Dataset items
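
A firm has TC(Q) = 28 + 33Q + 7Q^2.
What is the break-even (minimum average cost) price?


AC(Q) = 28/Q + 33 + 7Q
To minimize: dAC/dQ = -28/Q^2 + 7 = 0
Q^2 = 28/7 = 4
Q* = 2
Min AC = 28/2 + 33 + 7*2
Min AC = 14 + 33 + 14 = 61

61


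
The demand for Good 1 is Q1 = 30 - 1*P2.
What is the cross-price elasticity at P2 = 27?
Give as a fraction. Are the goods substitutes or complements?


dQ1/dP2 = -1
At P2 = 27: Q1 = 30 - 1*27 = 3
Exy = (dQ1/dP2)(P2/Q1) = -1 * 27 / 3 = -9
Since Exy < 0, the goods are complements.

-9 (complements)


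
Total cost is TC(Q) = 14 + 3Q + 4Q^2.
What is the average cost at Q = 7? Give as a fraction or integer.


TC(7) = 14 + 3*7 + 4*7^2
TC(7) = 14 + 21 + 196 = 231
AC = TC/Q = 231/7 = 33

33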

> WHAT IS NEEDED
Copy the records word for word.

> WRITTEN RESPONSE
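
A firm has TC(Q) = 28 + 33Q + 7Q^2.
What is the break-even (minimum average cost) price?


AC(Q) = 28/Q + 33 + 7Q
To minimize: dAC/dQ = -28/Q^2 + 7 = 0
Q^2 = 28/7 = 4
Q* = 2
Min AC = 28/2 + 33 + 7*2
Min AC = 14 + 33 + 14 = 61

61


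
The demand for Good 1 is Q1 = 30 - 1*P2.
What is the cross-price elasticity at P2 = 27?
Give as a fraction. Are the goods substitutes or complements?


dQ1/dP2 = -1
At P2 = 27: Q1 = 30 - 1*27 = 3
Exy = (dQ1/dP2)(P2/Q1) = -1 * 27 / 3 = -9
Since Exy < 0, the goods are complements.

-9 (complements)


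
Total cost is TC(Q) = 14 + 3Q + 4Q^2.
What is the average cost at Q = 7? Give as a fraction or integer.


TC(7) = 14 + 3*7 + 4*7^2
TC(7) = 14 + 21 + 196 = 231
AC = TC/Q = 231/7 = 33

33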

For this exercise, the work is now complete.